▸ Task item
Across all the records below, how many lines contain "state"? Respond with only the number.

┄┄┄┄┄┄┄┄┄┄

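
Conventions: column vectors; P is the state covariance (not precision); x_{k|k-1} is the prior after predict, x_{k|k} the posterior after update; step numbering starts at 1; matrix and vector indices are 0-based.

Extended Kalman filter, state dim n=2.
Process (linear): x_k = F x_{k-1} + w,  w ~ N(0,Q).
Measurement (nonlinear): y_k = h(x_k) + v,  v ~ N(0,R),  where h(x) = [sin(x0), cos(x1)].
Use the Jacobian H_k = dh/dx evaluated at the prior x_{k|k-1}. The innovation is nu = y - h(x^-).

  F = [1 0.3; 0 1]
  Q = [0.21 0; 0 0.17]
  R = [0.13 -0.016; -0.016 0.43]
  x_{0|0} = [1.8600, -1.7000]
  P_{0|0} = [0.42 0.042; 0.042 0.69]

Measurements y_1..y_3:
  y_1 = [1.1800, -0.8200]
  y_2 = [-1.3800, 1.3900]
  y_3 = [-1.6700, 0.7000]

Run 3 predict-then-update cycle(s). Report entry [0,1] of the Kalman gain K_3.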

┄┄┄┄┄┄┄┄┄┄

▸ Solution
2